> _Assigned task_
Repeat the data in full. No line may differ from the original.

Stored records:
***

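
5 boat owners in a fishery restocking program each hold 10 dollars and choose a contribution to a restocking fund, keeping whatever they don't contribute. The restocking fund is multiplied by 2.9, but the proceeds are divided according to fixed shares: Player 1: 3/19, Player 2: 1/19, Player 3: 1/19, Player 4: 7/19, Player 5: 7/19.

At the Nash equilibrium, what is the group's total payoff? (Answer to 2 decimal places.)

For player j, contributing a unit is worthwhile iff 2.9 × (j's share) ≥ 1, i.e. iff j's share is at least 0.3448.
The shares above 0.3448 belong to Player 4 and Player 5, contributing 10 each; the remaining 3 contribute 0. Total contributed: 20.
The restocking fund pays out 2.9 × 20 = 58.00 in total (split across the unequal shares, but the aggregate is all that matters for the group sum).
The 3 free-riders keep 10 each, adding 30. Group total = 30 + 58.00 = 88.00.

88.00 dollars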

***

> _Result of the task_
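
5 boat owners in a fishery restocking program each hold 10 dollars and choose a contribution to a restocking fund, keeping whatever they don't contribute. The restocking fund is multiplied by 2.9, but the proceeds are divided according to fixed shares: Player 1: 3/19, Player 2: 1/19, Player 3: 1/19, Player 4: 7/19, Player 5: 7/19.

At the Nash equilibrium, what is the group's total payoff? (Answer to 2 decimal places.)

For player j, contributing a unit is worthwhile iff 2.9 × (j's share) ≥ 1, i.e. iff j's share is at least 0.3448.
The shares above 0.3448 belong to Player 4 and Player 5, contributing 10 each; the remaining 3 contribute 0. Total contributed: 20.
The restocking fund pays out 2.9 × 20 = 58.00 in total (split across the unequal shares, but the aggregate is all that matters for the group sum).
The 3 free-riders keep 10 each, adding 30. Group total = 30 + 58.00 = 88.00.

88.00 dollars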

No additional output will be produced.